● **Work order**: Lines from the beginning of the data below through the one containing "Answer: -21030976/185193 ≈ -113.56" are to be printed exactly as they appear.

● **Dataset content**:
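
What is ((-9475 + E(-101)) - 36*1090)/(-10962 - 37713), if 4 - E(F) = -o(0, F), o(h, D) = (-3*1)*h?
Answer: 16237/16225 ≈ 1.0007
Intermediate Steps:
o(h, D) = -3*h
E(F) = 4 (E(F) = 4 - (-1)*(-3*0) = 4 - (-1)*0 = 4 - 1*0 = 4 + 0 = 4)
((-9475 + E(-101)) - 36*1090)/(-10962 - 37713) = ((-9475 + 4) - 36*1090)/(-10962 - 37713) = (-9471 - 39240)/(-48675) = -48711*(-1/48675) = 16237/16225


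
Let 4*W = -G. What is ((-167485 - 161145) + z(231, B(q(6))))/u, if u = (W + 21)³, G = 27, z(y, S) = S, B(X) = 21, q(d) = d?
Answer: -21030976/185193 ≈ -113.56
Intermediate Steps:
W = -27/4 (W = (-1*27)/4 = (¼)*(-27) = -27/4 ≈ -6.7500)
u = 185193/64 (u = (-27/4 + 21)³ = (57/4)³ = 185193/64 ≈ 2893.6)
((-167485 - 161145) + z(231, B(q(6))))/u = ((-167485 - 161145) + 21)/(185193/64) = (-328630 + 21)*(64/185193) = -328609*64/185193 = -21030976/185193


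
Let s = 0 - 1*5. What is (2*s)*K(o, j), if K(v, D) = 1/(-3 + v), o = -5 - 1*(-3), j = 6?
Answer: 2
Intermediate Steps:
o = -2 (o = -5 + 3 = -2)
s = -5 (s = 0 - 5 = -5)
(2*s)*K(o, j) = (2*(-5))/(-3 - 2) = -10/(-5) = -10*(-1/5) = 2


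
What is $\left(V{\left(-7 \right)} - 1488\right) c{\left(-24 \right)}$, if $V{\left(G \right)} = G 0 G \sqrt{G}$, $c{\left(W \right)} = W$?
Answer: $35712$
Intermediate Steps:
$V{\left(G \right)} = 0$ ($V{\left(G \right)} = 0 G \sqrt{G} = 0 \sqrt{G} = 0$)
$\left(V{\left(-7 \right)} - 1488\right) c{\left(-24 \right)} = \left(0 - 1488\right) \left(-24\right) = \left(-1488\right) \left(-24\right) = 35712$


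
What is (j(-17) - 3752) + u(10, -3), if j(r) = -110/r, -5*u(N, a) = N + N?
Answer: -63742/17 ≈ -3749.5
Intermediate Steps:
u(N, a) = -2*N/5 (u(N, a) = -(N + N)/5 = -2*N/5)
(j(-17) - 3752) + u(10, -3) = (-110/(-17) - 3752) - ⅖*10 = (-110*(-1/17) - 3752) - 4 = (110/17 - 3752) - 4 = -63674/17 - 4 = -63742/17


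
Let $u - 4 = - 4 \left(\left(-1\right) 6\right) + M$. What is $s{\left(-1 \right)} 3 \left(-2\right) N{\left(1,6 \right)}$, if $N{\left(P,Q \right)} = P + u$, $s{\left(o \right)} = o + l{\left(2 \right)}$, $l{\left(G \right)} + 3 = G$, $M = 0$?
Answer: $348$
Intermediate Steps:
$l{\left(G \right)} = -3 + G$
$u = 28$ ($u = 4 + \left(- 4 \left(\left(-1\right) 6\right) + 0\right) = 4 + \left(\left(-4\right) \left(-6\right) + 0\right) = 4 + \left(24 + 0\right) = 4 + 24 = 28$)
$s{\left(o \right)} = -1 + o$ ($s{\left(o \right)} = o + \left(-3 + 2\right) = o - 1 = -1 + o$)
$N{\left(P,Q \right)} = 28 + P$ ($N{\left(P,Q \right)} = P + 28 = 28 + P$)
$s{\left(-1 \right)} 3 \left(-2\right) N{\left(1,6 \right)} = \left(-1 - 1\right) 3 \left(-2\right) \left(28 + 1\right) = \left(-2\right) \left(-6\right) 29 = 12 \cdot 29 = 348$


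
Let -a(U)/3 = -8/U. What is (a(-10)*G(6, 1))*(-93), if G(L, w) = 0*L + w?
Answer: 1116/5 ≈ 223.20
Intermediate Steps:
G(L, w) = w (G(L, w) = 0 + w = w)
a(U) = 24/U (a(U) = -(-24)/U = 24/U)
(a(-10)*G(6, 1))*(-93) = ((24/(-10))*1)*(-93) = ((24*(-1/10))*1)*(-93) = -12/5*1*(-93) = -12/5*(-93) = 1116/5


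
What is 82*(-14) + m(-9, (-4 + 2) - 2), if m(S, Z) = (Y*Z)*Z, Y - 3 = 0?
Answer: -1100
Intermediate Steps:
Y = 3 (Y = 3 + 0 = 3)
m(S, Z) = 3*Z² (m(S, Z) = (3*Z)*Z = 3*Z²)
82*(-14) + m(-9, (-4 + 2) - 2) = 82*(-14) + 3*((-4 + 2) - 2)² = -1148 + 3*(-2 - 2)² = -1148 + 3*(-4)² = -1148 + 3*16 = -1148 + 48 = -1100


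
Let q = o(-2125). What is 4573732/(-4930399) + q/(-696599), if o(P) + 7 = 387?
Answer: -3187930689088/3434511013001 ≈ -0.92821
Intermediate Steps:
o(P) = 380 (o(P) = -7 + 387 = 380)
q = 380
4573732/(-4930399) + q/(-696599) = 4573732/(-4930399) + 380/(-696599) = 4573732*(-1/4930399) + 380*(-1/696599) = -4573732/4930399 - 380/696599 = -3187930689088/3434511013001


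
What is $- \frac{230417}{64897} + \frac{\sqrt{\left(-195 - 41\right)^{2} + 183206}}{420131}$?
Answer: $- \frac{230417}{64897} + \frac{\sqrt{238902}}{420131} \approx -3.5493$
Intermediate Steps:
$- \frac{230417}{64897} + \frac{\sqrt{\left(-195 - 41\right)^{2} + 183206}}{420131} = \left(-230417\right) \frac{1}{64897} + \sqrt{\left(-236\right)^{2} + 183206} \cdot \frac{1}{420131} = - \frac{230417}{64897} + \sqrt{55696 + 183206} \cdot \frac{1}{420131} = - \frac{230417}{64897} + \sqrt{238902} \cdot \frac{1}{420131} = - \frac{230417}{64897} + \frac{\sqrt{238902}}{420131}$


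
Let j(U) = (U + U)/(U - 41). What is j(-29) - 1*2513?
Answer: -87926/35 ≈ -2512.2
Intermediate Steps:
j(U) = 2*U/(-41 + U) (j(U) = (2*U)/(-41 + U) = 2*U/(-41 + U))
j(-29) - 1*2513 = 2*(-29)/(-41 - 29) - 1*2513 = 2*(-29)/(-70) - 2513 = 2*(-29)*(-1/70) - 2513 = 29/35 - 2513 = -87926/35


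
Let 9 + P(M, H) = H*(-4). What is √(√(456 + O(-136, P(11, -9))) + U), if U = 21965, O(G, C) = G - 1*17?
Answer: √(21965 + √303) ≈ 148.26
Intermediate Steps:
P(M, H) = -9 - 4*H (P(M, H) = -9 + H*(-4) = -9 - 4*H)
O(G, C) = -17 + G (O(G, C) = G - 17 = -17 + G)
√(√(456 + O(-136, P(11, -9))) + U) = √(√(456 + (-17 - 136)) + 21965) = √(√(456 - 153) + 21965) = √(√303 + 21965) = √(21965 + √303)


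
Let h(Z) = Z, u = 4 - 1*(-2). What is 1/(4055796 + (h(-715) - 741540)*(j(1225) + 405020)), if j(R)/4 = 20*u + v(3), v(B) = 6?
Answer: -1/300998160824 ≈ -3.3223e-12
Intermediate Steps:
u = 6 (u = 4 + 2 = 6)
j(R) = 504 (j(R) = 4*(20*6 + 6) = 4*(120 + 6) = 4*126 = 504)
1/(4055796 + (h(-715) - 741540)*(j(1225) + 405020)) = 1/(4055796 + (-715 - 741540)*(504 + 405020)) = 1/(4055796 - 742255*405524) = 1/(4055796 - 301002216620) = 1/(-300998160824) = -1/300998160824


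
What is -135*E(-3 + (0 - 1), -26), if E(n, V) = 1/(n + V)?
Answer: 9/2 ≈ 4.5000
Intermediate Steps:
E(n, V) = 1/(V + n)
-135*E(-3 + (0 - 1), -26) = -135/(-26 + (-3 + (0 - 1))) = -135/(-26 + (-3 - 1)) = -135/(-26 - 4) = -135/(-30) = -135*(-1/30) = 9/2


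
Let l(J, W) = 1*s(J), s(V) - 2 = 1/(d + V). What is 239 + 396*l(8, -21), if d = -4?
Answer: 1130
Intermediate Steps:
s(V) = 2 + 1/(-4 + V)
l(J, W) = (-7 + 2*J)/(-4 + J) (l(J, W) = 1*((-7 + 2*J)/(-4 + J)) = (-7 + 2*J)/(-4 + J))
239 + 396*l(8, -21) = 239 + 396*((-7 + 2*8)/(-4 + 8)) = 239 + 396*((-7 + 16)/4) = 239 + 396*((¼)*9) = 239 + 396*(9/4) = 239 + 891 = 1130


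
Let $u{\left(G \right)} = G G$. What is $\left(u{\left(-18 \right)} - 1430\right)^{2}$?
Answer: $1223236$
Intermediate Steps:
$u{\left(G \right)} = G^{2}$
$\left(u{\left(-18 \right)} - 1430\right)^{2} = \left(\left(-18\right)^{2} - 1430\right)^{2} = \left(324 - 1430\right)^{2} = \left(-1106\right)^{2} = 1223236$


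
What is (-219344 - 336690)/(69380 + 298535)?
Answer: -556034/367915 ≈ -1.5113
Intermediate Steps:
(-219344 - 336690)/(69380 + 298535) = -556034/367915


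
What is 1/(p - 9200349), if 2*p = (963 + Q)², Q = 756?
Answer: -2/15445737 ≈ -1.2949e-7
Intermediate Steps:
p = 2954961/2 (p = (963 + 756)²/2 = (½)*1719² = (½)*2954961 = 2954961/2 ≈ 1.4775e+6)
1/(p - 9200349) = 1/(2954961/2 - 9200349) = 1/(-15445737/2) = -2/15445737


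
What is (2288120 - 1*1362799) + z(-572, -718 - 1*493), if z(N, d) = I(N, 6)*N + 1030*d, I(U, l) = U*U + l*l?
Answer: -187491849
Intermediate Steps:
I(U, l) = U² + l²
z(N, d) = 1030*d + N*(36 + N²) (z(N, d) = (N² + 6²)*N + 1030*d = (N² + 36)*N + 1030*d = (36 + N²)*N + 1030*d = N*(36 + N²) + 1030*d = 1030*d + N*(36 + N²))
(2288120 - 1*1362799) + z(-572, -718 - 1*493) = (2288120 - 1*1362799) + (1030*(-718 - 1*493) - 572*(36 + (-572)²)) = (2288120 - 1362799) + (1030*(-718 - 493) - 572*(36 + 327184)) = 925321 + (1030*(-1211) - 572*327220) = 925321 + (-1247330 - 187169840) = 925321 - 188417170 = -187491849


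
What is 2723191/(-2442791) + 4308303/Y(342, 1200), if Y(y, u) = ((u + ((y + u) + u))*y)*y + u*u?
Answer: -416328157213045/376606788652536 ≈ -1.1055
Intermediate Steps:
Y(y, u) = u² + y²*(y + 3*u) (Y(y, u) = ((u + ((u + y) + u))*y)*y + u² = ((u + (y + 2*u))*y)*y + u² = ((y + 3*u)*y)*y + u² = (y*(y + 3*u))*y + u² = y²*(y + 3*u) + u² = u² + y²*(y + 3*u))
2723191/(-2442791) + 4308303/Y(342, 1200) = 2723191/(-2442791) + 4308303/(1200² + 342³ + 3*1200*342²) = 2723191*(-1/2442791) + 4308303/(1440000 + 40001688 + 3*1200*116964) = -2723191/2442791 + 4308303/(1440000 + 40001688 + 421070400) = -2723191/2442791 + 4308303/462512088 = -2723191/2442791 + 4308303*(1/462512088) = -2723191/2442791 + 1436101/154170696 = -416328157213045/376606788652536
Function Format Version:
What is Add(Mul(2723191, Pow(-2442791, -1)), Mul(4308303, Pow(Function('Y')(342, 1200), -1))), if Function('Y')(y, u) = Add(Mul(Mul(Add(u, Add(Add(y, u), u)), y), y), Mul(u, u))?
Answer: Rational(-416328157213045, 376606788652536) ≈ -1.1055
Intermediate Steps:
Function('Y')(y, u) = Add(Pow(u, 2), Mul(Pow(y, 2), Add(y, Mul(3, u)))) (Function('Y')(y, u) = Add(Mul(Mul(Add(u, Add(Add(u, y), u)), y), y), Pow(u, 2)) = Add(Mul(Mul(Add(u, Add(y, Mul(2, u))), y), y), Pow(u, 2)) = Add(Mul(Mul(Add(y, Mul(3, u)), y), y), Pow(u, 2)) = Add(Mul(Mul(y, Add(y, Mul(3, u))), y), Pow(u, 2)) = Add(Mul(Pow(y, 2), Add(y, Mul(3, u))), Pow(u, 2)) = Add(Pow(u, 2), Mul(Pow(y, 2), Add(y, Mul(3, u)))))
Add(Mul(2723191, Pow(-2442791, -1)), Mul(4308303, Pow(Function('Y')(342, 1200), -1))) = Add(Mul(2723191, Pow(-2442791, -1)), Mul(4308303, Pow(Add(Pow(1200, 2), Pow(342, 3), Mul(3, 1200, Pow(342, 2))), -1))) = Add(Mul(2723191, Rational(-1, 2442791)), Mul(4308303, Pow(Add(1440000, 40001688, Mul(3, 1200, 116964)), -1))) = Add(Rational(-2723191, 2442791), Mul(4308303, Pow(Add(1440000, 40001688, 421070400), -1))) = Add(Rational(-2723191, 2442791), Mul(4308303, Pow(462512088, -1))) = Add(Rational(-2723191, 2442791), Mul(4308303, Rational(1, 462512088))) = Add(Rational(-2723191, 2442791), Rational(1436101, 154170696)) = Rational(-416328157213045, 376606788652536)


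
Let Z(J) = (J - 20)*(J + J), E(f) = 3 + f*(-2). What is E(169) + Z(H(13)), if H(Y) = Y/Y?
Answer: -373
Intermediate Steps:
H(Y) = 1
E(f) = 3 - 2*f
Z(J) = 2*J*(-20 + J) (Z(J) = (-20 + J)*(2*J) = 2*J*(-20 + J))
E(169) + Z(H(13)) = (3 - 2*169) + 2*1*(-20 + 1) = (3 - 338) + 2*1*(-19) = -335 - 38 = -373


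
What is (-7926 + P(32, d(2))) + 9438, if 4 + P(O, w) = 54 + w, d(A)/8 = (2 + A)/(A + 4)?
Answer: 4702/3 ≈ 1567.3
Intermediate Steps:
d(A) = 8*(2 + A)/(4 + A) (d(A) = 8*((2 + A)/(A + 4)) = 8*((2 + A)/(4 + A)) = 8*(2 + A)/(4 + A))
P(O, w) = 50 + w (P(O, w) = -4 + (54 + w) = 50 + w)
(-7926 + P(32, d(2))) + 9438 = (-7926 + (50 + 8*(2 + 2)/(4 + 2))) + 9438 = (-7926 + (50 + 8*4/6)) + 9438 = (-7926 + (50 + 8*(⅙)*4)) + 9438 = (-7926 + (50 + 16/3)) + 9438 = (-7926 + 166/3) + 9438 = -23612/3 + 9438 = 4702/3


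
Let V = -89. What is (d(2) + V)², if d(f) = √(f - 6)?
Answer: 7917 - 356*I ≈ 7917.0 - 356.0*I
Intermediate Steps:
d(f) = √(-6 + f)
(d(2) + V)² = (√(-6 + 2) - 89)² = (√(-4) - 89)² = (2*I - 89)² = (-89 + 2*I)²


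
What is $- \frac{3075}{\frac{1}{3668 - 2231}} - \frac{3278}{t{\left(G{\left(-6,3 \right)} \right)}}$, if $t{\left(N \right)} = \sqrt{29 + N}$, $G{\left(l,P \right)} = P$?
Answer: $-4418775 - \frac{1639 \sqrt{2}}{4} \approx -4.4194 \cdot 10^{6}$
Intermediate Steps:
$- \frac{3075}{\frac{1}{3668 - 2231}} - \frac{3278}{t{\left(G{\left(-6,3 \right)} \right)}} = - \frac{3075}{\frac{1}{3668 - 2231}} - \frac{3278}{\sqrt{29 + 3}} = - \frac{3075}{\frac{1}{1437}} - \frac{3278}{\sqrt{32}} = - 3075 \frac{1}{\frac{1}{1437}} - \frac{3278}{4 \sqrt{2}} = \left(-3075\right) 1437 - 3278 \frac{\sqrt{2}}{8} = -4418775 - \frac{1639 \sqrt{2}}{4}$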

● **Expected answer**:
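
What is ((-9475 + E(-101)) - 36*1090)/(-10962 - 37713), if 4 - E(F) = -o(0, F), o(h, D) = (-3*1)*h?
Answer: 16237/16225 ≈ 1.0007
Intermediate Steps:
o(h, D) = -3*h
E(F) = 4 (E(F) = 4 - (-1)*(-3*0) = 4 - (-1)*0 = 4 - 1*0 = 4 + 0 = 4)
((-9475 + E(-101)) - 36*1090)/(-10962 - 37713) = ((-9475 + 4) - 36*1090)/(-10962 - 37713) = (-9471 - 39240)/(-48675) = -48711*(-1/48675) = 16237/16225


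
Let 4*W = -G. What is ((-167485 - 161145) + z(231, B(q(6))))/u, if u = (W + 21)³, G = 27, z(y, S) = S, B(X) = 21, q(d) = d?
Answer: -21030976/185193 ≈ -113.56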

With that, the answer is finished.